(Data extracted from a collection)
[Start of Attachment]

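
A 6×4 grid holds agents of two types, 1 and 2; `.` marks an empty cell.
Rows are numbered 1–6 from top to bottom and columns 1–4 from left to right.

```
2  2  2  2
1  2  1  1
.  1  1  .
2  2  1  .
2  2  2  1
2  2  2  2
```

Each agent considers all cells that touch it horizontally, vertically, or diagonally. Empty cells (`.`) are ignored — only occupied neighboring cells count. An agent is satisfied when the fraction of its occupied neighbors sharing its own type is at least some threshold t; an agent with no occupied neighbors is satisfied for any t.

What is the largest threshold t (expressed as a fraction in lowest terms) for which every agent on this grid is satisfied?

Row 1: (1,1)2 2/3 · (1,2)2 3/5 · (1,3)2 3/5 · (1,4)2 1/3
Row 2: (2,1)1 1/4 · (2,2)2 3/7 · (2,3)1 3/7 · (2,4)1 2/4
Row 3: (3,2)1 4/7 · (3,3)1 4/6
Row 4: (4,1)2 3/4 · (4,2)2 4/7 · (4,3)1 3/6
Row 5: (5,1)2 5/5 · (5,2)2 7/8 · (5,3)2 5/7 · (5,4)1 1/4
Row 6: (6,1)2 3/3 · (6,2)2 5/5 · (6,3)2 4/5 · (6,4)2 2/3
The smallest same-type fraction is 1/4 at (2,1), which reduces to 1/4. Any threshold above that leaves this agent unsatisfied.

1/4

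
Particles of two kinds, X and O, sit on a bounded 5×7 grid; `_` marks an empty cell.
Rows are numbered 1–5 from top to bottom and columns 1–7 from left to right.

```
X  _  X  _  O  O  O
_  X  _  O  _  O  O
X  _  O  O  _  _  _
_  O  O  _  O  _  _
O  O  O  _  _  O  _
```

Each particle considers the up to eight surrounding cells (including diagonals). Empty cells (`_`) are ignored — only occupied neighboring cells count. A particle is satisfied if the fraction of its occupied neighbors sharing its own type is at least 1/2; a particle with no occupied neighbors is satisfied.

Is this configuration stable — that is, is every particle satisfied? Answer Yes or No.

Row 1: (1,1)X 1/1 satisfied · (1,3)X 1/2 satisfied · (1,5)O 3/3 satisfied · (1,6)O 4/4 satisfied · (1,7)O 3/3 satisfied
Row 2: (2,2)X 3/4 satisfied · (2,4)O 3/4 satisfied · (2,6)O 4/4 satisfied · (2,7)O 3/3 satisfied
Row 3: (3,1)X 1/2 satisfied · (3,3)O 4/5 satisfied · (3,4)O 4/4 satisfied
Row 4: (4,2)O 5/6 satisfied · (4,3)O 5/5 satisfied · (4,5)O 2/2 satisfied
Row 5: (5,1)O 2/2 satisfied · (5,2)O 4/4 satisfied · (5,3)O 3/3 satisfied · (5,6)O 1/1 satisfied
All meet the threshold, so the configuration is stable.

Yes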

[End of Attachment]

Each record above has to be set down again, word for word.

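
A 6×4 grid holds agents of two types, 1 and 2; `.` marks an empty cell.
Rows are numbered 1–6 from top to bottom and columns 1–4 from left to right.

```
2  2  2  2
1  2  1  1
.  1  1  .
2  2  1  .
2  2  2  1
2  2  2  2
```

Each agent considers all cells that touch it horizontally, vertically, or diagonally. Empty cells (`.`) are ignored — only occupied neighboring cells count. An agent is satisfied when the fraction of its occupied neighbors sharing its own type is at least some threshold t; an agent with no occupied neighbors is satisfied for any t.

What is the largest threshold t (expressed as a fraction in lowest terms) for which every agent on this grid is satisfied?

Row 1: (1,1)2 2/3 · (1,2)2 3/5 · (1,3)2 3/5 · (1,4)2 1/3
Row 2: (2,1)1 1/4 · (2,2)2 3/7 · (2,3)1 3/7 · (2,4)1 2/4
Row 3: (3,2)1 4/7 · (3,3)1 4/6
Row 4: (4,1)2 3/4 · (4,2)2 4/7 · (4,3)1 3/6
Row 5: (5,1)2 5/5 · (5,2)2 7/8 · (5,3)2 5/7 · (5,4)1 1/4
Row 6: (6,1)2 3/3 · (6,2)2 5/5 · (6,3)2 4/5 · (6,4)2 2/3
The smallest same-type fraction is 1/4 at (2,1), which reduces to 1/4. Any threshold above that leaves this agent unsatisfied.

1/4

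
Particles of two kinds, X and O, sit on a bounded 5×7 grid; `_` marks an empty cell.
Rows are numbered 1–5 from top to bottom and columns 1–7 from left to right.

```
X  _  X  _  O  O  O
_  X  _  O  _  O  O
X  _  O  O  _  _  _
_  O  O  _  O  _  _
O  O  O  _  _  O  _
```

Each particle considers the up to eight surrounding cells (including diagonals). Empty cells (`_`) are ignored — only occupied neighboring cells count. A particle is satisfied if the fraction of its occupied neighbors sharing its own type is at least 1/2; a particle with no occupied neighbors is satisfied.

Is this configuration stable — that is, is every particle satisfied? Answer Yes or No.

Row 1: (1,1)X 1/1 satisfied · (1,3)X 1/2 satisfied · (1,5)O 3/3 satisfied · (1,6)O 4/4 satisfied · (1,7)O 3/3 satisfied
Row 2: (2,2)X 3/4 satisfied · (2,4)O 3/4 satisfied · (2,6)O 4/4 satisfied · (2,7)O 3/3 satisfied
Row 3: (3,1)X 1/2 satisfied · (3,3)O 4/5 satisfied · (3,4)O 4/4 satisfied
Row 4: (4,2)O 5/6 satisfied · (4,3)O 5/5 satisfied · (4,5)O 2/2 satisfied
Row 5: (5,1)O 2/2 satisfied · (5,2)O 4/4 satisfied · (5,3)O 3/3 satisfied · (5,6)O 1/1 satisfied
All meet the threshold, so the configuration is stable.

Yes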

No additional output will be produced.